§ Dataset records
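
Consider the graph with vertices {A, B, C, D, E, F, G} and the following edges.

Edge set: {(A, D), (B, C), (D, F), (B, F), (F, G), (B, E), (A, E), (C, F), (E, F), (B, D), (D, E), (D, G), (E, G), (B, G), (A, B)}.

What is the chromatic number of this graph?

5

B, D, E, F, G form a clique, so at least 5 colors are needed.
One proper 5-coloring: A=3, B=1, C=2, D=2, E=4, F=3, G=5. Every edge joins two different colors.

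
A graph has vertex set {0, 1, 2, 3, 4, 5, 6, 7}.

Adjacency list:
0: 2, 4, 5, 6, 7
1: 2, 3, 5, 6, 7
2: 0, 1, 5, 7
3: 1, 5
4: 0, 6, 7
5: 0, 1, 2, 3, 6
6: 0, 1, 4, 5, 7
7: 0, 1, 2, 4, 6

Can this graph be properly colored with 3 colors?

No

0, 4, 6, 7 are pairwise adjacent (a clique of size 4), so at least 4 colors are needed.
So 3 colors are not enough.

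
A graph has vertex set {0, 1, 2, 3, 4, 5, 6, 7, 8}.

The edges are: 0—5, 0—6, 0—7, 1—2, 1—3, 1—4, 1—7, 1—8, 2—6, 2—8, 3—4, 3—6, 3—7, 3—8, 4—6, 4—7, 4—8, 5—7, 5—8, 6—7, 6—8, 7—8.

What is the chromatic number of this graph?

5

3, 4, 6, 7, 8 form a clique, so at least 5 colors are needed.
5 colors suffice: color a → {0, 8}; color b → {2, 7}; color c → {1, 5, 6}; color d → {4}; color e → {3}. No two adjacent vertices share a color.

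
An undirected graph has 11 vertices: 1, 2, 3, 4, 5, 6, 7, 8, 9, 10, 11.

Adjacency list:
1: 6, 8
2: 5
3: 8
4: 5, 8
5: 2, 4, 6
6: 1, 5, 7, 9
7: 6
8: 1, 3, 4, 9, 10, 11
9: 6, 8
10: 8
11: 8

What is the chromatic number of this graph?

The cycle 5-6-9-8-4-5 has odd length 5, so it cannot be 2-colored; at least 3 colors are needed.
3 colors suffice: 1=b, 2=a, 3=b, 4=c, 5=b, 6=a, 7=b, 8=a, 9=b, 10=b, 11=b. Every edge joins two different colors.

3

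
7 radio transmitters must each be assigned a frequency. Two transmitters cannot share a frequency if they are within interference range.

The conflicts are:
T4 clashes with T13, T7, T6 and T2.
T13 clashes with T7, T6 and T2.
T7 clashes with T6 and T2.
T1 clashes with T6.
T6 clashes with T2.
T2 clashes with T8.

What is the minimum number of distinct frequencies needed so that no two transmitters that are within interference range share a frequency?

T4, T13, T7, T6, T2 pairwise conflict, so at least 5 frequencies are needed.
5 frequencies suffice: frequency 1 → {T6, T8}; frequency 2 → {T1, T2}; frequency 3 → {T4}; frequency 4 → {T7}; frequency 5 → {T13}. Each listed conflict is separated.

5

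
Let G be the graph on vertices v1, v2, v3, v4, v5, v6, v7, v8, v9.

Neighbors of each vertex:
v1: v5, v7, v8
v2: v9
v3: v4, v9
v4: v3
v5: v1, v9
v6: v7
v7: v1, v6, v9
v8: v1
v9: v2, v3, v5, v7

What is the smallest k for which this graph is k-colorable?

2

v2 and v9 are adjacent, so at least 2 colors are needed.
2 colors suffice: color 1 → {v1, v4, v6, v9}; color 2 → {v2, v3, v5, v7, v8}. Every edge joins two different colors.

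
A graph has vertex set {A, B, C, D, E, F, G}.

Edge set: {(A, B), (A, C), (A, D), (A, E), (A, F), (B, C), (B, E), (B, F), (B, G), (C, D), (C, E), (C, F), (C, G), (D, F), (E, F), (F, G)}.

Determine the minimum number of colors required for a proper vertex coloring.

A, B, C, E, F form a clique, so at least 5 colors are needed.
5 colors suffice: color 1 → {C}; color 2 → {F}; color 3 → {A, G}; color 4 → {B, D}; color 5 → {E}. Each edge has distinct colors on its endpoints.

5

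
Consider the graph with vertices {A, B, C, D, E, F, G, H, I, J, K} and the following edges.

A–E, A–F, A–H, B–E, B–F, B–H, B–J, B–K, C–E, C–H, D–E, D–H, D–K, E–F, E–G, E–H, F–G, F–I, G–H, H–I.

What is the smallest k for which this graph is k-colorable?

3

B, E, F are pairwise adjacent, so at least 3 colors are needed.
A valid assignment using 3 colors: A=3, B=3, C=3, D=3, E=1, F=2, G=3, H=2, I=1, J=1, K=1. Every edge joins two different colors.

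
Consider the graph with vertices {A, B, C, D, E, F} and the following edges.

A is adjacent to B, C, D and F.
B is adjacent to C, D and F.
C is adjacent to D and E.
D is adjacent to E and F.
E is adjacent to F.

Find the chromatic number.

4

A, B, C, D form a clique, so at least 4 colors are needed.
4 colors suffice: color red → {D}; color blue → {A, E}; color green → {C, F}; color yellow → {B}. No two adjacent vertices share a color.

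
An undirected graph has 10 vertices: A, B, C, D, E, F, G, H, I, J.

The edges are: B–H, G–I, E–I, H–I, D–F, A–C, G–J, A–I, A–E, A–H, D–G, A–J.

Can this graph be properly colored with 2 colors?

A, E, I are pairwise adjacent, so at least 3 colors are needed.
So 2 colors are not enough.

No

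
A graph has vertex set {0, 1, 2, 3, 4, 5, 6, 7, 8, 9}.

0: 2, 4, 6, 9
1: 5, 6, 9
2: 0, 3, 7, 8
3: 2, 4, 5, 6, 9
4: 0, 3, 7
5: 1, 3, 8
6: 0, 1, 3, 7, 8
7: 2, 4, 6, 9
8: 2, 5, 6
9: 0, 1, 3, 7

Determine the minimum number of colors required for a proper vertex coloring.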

§ Exercise directions
Across the data above, count the lines that include the word "following", and respond with the number alone.

§ Task answer
3